--- Records for the task Enclosed Below ---

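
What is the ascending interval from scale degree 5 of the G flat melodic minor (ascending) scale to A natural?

augmented fifth

Scale degree 5 of Gb melodic minor (ascending) is Db.
Db up to A: letters D→A make it a fifth; 8 semitones makes it augmented.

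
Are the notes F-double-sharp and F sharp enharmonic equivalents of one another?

No

F## is pitch class 7; F# is pitch class 6.
The pitch classes differ (7 vs. 6), so they are not enharmonic equivalents.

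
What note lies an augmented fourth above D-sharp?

G##

D up a perfect fourth is G, so the target letter is G.
From D#, an augmented fourth is 6 semitones up: G##.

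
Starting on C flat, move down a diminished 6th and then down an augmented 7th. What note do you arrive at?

A diminished sixth down from Cb is E (letter E, 7 semitones down).
An augmented seventh down from E is Fb (letter F, 12 semitones down).

Fb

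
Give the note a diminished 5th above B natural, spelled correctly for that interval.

B up a perfect fifth is F#, so the target letter is F.
From B, a diminished fifth is 6 semitones up: F.

F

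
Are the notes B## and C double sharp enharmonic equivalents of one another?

No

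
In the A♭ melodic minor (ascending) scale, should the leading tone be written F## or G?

G

Each scale degree takes a distinct letter name. Degree 7 of a scale on A must use the letter G.
G and F## are enharmonically the same pitch, but only G uses the letter G, so it is the correct spelling here.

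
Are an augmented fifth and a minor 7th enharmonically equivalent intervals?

No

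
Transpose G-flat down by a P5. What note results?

Cb

G down a perfect fifth is C, so the target letter is C.
From Gb, a perfect fifth is 7 semitones down: Cb.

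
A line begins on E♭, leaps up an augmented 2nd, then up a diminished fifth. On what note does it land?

An augmented second up from Eb is F# (letter F, 3 semitones up).
A diminished fifth up from F# is C (letter C, 6 semitones up).

C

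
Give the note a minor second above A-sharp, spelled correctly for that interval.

B

A second above A lands on the letter B.
A minor second spans 1 semitone, so A# moves to pitch class 11. On the letter B that is B.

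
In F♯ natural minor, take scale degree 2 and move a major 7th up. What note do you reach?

F##

Scale degree 2 of F# natural minor is G#.
A major seventh (11 semitones) above G# lands on the letter F, giving F##.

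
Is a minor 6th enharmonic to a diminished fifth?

A minor sixth spans 8 semitones; a diminished fifth spans 6.
The spans differ, so they are not enharmonic equivalents.

No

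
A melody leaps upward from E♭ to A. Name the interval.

augmented fourth

Counting letters E–F–G–A gives a fourth.
Eb→A = 6 semitones, 1 wider than the perfect fourth (5), so augmented.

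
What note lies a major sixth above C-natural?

A sixth above C lands on the letter A.
A major sixth spans 9 semitones, so C moves to pitch class 9. On the letter A that is A.

A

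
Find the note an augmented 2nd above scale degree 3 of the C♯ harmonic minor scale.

F##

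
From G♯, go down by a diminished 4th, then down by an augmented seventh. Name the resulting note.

A diminished fourth down from G# is D## (letter D, 4 semitones down).
An augmented seventh down from D## is E (letter E, 12 semitones down).

E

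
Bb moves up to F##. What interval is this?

Counting letters B–C–D–E–F gives a fifth.
Bb→F## = 9 semitones, 2 wider than the perfect fifth (7), so doubly augmented.

doubly augmented fifth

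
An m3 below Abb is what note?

A third below A lands on the letter F.
A minor third spans 3 semitones, so Abb moves to pitch class 4. On the letter F that is Fb.

Fb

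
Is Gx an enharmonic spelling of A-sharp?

Two spellings are enharmonically equivalent only if they share a pitch class.
Here G## → 9, A# → 10; 9 ≠ 10, so they are not.

No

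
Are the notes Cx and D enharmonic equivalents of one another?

C## is pitch class 2; D is pitch class 2.
All spellings map to pitch class 2, so they are enharmonically equivalent.

Yes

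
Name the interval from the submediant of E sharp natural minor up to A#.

The submediant of E# natural minor is C#.
C# up to A#: letters C→A make it a sixth; 9 semitones makes it major.

major sixth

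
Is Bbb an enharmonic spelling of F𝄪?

No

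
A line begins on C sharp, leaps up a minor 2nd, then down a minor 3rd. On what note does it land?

B

A minor second up from C# is D (letter D, 1 semitone up).
A minor third down from D is B (letter B, 3 semitones down).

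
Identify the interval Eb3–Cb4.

Counting letters E–F–G–A–B–C gives a sixth.
Eb→Cb = 8 semitones, 1 narrower than the major sixth (9), so minor.

minor sixth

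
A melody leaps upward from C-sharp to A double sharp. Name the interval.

Counting letters C–D–E–F–G–A gives a sixth.
C#→A## = 10 semitones, 1 wider than the major sixth (9), so augmented.

augmented sixth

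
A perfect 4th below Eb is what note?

Bb

E down a perfect fourth is B, so the target letter is B.
From Eb, a perfect fourth is 5 semitones down: Bb.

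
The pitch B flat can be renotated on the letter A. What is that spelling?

A#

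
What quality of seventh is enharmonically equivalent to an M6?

A major sixth spans 9 semitones.
A seventh spanning 9 semitones is diminished (the major seventh is 11).

diminished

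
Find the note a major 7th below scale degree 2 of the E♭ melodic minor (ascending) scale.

Scale degree 2 of Eb melodic minor (ascending) is F.
A major seventh (11 semitones) below F lands on the letter G, giving Gb.

Gb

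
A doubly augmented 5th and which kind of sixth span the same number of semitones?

major

A doubly augmented fifth spans 9 semitones.
A sixth spanning 9 semitones is major (the major sixth is 9).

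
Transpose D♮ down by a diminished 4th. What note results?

A#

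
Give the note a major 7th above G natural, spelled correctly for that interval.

F#

G up a major seventh is F#, so the target letter is F.
From G, a major seventh is 11 semitones up: F#.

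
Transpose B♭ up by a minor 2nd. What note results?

Cb

A second above B lands on the letter C.
A minor second spans 1 semitone, so Bb moves to pitch class 11. On the letter C that is Cb.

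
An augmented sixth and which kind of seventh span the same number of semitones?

An augmented sixth spans 10 semitones.
A seventh spanning 10 semitones is minor (the major seventh is 11).

minor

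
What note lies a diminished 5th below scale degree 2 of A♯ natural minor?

Scale degree 2 of A# natural minor is B#.
A diminished fifth (6 semitones) below B# lands on the letter E, giving E##.

E##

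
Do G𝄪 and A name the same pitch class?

Yes

G## is pitch class 9; A is pitch class 9.
All spellings map to pitch class 9, so they are enharmonically equivalent.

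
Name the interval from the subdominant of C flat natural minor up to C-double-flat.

The subdominant of Cb natural minor is Fb.
Fb up to Cbb: letters F→C make it a fifth; 6 semitones makes it diminished.

diminished fifth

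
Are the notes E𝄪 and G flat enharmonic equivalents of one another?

E## = pitch class 6 and Gb = pitch class 6 — the same pitch class, so they are enharmonic equivalents.

Yes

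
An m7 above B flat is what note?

B up a major seventh is A#, so the target letter is A.
From Bb, a minor seventh is 10 semitones up: Ab.

Ab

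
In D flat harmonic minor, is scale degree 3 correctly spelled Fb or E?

Each scale degree takes a distinct letter name. Degree 3 of a scale on D must use the letter F.
Fb and E are enharmonically the same pitch, but only Fb uses the letter F, so it is the correct spelling here.

Fb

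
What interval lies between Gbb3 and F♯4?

doubly augmented seventh

Counting letters G–A–B–C–D–E–F gives a seventh.
Gbb→F# = 13 semitones, 2 wider than the major seventh (11), so doubly augmented.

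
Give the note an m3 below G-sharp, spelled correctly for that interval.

E#

G down a major third is Eb, so the target letter is E.
From G#, a minor third is 3 semitones down: E#.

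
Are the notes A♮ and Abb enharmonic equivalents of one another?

Two spellings are enharmonically equivalent only if they share a pitch class.
Here A → 9, Abb → 7; 7 ≠ 9, so they are not.

No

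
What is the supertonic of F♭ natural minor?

The Fb natural minor scale runs Fb Gb Abb Bbb Cb Dbb Ebb.
Degree 2 is Gb.

Gb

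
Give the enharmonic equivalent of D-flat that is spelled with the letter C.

C#

Plain C sits 1 semitone below Db, so on the letter C the same pitch needs a sharp: C#.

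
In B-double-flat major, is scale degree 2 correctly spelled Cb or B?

Cb

Each scale degree takes a distinct letter name. Degree 2 of a scale on B must use the letter C.
Cb and B are enharmonically the same pitch, but only Cb uses the letter C, so it is the correct spelling here.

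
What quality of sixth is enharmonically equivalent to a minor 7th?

A minor seventh spans 10 semitones.
A sixth spanning 10 semitones is augmented (the major sixth is 9).

augmented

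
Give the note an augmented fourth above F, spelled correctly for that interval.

B

A fourth above F lands on the letter B.
An augmented fourth spans 6 semitones, so F moves to pitch class 11. On the letter B that is B.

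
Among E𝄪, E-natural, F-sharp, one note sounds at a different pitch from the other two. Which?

E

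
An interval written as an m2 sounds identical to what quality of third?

doubly diminished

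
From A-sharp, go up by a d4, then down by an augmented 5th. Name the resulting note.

A diminished fourth up from A# is D (letter D, 4 semitones up).
An augmented fifth down from D is Gb (letter G, 8 semitones down).

Gb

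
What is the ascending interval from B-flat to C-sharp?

augmented second

Counting letters B–C gives a second.
Bb→C# = 3 semitones, 1 wider than the major second (2), so augmented.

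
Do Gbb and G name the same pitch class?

No

Two spellings are enharmonically equivalent only if they share a pitch class.
Here Gbb → 5, G → 7; 5 ≠ 7, so they are not.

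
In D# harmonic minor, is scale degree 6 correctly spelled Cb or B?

B

Each scale degree takes a distinct letter name. Degree 6 of a scale on D must use the letter B.
B and Cb are enharmonically the same pitch, but only B uses the letter B, so it is the correct spelling here.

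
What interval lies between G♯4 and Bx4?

augmented third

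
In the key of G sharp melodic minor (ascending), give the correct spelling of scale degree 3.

B

The G# melodic minor (ascending) scale runs G# A# B C# D# E# F##.
Degree 3 is B.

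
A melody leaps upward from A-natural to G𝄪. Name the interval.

augmented seventh

Counting letters A–B–C–D–E–F–G gives a seventh.
A→G## = 12 semitones, 1 wider than the major seventh (11), so augmented.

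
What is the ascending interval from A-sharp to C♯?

minor third

Counting letters A–B–C gives a third.
A#→C# = 3 semitones, 1 narrower than the major third (4), so minor.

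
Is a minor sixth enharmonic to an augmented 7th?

A minor sixth spans 8 semitones; an augmented seventh spans 12.
The spans differ, so they are not enharmonic equivalents.

No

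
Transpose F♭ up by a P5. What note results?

Cb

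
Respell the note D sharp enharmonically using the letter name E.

D# is pitch class 3. The letter E alone is pitch class 4.
To reach pitch class 3 from E requires an offset of -1 semitone, i.e. flat: Eb.

Eb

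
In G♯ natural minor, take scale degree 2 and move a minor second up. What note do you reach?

B

Scale degree 2 of G# natural minor is A#.
A minor second (1 semitone) above A# lands on the letter B, giving B.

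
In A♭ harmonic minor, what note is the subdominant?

Db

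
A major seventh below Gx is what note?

A#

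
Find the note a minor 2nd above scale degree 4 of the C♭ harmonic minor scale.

Scale degree 4 of Cb harmonic minor is Fb.
A minor second (1 semitone) above Fb lands on the letter G, giving Gbb.

Gbb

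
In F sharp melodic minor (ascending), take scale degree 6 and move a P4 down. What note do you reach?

Scale degree 6 of F# melodic minor (ascending) is D#.
A perfect fourth (5 semitones) below D# lands on the letter A, giving A#.

A#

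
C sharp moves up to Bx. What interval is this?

Counting letters C–D–E–F–G–A–B gives a seventh.
C#→B## = 12 semitones, 1 wider than the major seventh (11), so augmented.

augmented seventh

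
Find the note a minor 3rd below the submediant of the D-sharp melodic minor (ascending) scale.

G##

The submediant of D# melodic minor (ascending) is B#.
A minor third (3 semitones) below B# lands on the letter G, giving G##.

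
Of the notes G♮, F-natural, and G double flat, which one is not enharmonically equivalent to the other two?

G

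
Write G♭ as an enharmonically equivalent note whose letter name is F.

F#

Gb is pitch class 6. The letter F alone is pitch class 5.
To reach pitch class 6 from F requires an offset of +1 semitone, i.e. sharp: F#.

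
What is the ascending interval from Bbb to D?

Counting letters B–C–D gives a third.
Bbb→D = 5 semitones, 1 wider than the major third (4), so augmented.

augmented third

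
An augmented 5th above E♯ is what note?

B##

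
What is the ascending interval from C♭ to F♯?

doubly augmented fourth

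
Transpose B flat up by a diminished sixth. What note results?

B up a major sixth is G#, so the target letter is G.
From Bb, a diminished sixth is 7 semitones up: Gbb.

Gbb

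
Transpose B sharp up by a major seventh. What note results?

A seventh above B lands on the letter A.
A major seventh spans 11 semitones, so B# moves to pitch class 11. On the letter A that is A##.

A##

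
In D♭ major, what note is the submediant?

Bb

Degree 6 takes the letter 5 steps above D, which is B.
In major, degree 6 sits 9 semitones above the tonic. Db + 9 semitones is pitch class 10, spelled on B as Bb.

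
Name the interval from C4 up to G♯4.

The letter names run C→G, a span of 4 letter steps, so the interval is some kind of fifth.
C to G# is 8 semitones. A perfect fifth is 7, so 8 makes it augmented.

augmented fifth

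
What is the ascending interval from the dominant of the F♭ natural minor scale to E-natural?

augmented third

The dominant of Fb natural minor is Cb.
Cb up to E: letters C→E make it a third; 5 semitones makes it augmented.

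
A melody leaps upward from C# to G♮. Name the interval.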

--- End of Enclosed Records for the task ---

Activity:
Copying begins at the line that holds "What is the ascending interval from C♭ to F♯?" and ends at the last line of the data above, with both included and each line kept exactly.

Task response:
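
What is the ascending interval from C♭ to F♯?

doubly augmented fourth

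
Transpose B flat up by a diminished sixth. What note results?

B up a major sixth is G#, so the target letter is G.
From Bb, a diminished sixth is 7 semitones up: Gbb.

Gbb

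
Transpose B sharp up by a major seventh. What note results?

A seventh above B lands on the letter A.
A major seventh spans 11 semitones, so B# moves to pitch class 11. On the letter A that is A##.

A##

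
In D♭ major, what note is the submediant?

Bb

Degree 6 takes the letter 5 steps above D, which is B.
In major, degree 6 sits 9 semitones above the tonic. Db + 9 semitones is pitch class 10, spelled on B as Bb.

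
Name the interval from C4 up to G♯4.

The letter names run C→G, a span of 4 letter steps, so the interval is some kind of fifth.
C to G# is 8 semitones. A perfect fifth is 7, so 8 makes it augmented.

augmented fifth

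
What is the ascending interval from the dominant of the F♭ natural minor scale to E-natural?

augmented third

The dominant of Fb natural minor is Cb.
Cb up to E: letters C→E make it a third; 5 semitones makes it augmented.

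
A melody leaps upward from C# to G♮. Name the interval.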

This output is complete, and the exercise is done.